### Exercise requirements
Would you please restate all of the data exactly?

(Items from a data source)
══════

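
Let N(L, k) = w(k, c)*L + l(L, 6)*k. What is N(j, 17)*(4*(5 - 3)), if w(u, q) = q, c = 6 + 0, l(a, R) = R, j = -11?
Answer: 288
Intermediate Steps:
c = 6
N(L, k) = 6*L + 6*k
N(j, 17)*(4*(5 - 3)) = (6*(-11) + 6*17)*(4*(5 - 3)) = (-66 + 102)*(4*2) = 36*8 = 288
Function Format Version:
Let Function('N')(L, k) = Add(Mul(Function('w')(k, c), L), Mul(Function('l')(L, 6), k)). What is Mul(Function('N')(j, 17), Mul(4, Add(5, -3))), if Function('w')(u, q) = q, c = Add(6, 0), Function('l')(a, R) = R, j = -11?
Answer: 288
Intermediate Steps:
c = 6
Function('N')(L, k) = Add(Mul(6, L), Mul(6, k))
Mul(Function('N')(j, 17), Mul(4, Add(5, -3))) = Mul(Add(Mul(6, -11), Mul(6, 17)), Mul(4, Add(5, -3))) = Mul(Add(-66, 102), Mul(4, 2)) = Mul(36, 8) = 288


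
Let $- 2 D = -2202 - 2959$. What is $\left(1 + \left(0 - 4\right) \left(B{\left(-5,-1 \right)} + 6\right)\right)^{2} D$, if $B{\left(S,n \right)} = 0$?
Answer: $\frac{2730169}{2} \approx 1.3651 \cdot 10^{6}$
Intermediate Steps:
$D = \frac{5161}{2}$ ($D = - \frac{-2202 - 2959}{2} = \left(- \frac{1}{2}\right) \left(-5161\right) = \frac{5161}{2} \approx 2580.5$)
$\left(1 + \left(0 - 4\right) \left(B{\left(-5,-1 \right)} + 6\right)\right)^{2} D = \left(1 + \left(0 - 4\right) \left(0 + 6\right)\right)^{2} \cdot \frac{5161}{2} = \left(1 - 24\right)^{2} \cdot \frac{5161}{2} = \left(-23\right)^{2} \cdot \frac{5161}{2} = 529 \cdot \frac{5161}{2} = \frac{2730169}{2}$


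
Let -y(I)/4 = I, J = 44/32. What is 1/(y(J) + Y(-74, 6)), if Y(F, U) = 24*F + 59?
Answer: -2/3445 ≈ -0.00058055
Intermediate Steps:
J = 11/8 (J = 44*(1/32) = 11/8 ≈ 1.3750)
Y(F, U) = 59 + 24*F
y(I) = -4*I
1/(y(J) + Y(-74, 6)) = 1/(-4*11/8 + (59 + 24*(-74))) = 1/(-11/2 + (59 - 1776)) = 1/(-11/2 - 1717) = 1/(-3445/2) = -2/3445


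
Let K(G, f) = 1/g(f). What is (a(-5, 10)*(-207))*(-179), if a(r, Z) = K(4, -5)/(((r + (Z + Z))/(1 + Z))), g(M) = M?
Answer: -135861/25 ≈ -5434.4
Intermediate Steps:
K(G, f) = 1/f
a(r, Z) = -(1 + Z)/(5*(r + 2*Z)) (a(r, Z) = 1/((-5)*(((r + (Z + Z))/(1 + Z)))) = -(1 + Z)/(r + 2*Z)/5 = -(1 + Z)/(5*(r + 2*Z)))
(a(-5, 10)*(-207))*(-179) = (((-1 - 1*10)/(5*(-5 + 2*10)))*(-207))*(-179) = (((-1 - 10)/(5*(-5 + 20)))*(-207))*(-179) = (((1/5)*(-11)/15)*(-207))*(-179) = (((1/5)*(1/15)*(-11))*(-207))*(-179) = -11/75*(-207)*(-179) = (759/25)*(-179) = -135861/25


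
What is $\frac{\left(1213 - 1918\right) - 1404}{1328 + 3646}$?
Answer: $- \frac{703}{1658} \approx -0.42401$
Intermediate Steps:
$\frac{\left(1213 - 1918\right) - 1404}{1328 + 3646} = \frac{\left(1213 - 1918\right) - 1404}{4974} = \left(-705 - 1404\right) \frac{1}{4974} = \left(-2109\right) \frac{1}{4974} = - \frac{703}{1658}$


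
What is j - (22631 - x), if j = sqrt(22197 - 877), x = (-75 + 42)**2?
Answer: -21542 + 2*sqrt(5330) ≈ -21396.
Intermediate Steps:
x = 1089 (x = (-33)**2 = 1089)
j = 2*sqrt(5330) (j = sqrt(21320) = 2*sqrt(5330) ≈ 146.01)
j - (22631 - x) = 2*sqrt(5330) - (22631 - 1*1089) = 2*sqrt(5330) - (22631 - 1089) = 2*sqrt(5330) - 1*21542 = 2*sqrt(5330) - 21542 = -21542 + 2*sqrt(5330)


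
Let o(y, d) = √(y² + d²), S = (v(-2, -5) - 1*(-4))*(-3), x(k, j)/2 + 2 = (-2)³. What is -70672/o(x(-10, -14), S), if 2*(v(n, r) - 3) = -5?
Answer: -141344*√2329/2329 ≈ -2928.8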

══════

### Solution to the problem
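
Let N(L, k) = w(k, c)*L + l(L, 6)*k. What is N(j, 17)*(4*(5 - 3)), if w(u, q) = q, c = 6 + 0, l(a, R) = R, j = -11?
Answer: 288
Intermediate Steps:
c = 6
N(L, k) = 6*L + 6*k
N(j, 17)*(4*(5 - 3)) = (6*(-11) + 6*17)*(4*(5 - 3)) = (-66 + 102)*(4*2) = 36*8 = 288
Function Format Version:
Let Function('N')(L, k) = Add(Mul(Function('w')(k, c), L), Mul(Function('l')(L, 6), k)). What is Mul(Function('N')(j, 17), Mul(4, Add(5, -3))), if Function('w')(u, q) = q, c = Add(6, 0), Function('l')(a, R) = R, j = -11?
Answer: 288
Intermediate Steps:
c = 6
Function('N')(L, k) = Add(Mul(6, L), Mul(6, k))
Mul(Function('N')(j, 17), Mul(4, Add(5, -3))) = Mul(Add(Mul(6, -11), Mul(6, 17)), Mul(4, Add(5, -3))) = Mul(Add(-66, 102), Mul(4, 2)) = Mul(36, 8) = 288


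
Let $- 2 D = -2202 - 2959$. What is $\left(1 + \left(0 - 4\right) \left(B{\left(-5,-1 \right)} + 6\right)\right)^{2} D$, if $B{\left(S,n \right)} = 0$?
Answer: $\frac{2730169}{2} \approx 1.3651 \cdot 10^{6}$
Intermediate Steps:
$D = \frac{5161}{2}$ ($D = - \frac{-2202 - 2959}{2} = \left(- \frac{1}{2}\right) \left(-5161\right) = \frac{5161}{2} \approx 2580.5$)
$\left(1 + \left(0 - 4\right) \left(B{\left(-5,-1 \right)} + 6\right)\right)^{2} D = \left(1 + \left(0 - 4\right) \left(0 + 6\right)\right)^{2} \cdot \frac{5161}{2} = \left(1 - 24\right)^{2} \cdot \frac{5161}{2} = \left(-23\right)^{2} \cdot \frac{5161}{2} = 529 \cdot \frac{5161}{2} = \frac{2730169}{2}$


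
Let -y(I)/4 = I, J = 44/32. What is 1/(y(J) + Y(-74, 6)), if Y(F, U) = 24*F + 59?
Answer: -2/3445 ≈ -0.00058055
Intermediate Steps:
J = 11/8 (J = 44*(1/32) = 11/8 ≈ 1.3750)
Y(F, U) = 59 + 24*F
y(I) = -4*I
1/(y(J) + Y(-74, 6)) = 1/(-4*11/8 + (59 + 24*(-74))) = 1/(-11/2 + (59 - 1776)) = 1/(-11/2 - 1717) = 1/(-3445/2) = -2/3445


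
Let K(G, f) = 1/g(f). What is (a(-5, 10)*(-207))*(-179), if a(r, Z) = K(4, -5)/(((r + (Z + Z))/(1 + Z))), g(M) = M?
Answer: -135861/25 ≈ -5434.4
Intermediate Steps:
K(G, f) = 1/f
a(r, Z) = -(1 + Z)/(5*(r + 2*Z)) (a(r, Z) = 1/((-5)*(((r + (Z + Z))/(1 + Z)))) = -(1 + Z)/(r + 2*Z)/5 = -(1 + Z)/(5*(r + 2*Z)))
(a(-5, 10)*(-207))*(-179) = (((-1 - 1*10)/(5*(-5 + 2*10)))*(-207))*(-179) = (((-1 - 10)/(5*(-5 + 20)))*(-207))*(-179) = (((1/5)*(-11)/15)*(-207))*(-179) = (((1/5)*(1/15)*(-11))*(-207))*(-179) = -11/75*(-207)*(-179) = (759/25)*(-179) = -135861/25


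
What is $\frac{\left(1213 - 1918\right) - 1404}{1328 + 3646}$?
Answer: $- \frac{703}{1658} \approx -0.42401$
Intermediate Steps:
$\frac{\left(1213 - 1918\right) - 1404}{1328 + 3646} = \frac{\left(1213 - 1918\right) - 1404}{4974} = \left(-705 - 1404\right) \frac{1}{4974} = \left(-2109\right) \frac{1}{4974} = - \frac{703}{1658}$


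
What is j - (22631 - x), if j = sqrt(22197 - 877), x = (-75 + 42)**2?
Answer: -21542 + 2*sqrt(5330) ≈ -21396.
Intermediate Steps:
x = 1089 (x = (-33)**2 = 1089)
j = 2*sqrt(5330) (j = sqrt(21320) = 2*sqrt(5330) ≈ 146.01)
j - (22631 - x) = 2*sqrt(5330) - (22631 - 1*1089) = 2*sqrt(5330) - (22631 - 1089) = 2*sqrt(5330) - 1*21542 = 2*sqrt(5330) - 21542 = -21542 + 2*sqrt(5330)


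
Let o(y, d) = √(y² + d²), S = (v(-2, -5) - 1*(-4))*(-3), x(k, j)/2 + 2 = (-2)³. What is -70672/o(x(-10, -14), S), if 2*(v(n, r) - 3) = -5?
Answer: -141344*√2329/2329 ≈ -2928.8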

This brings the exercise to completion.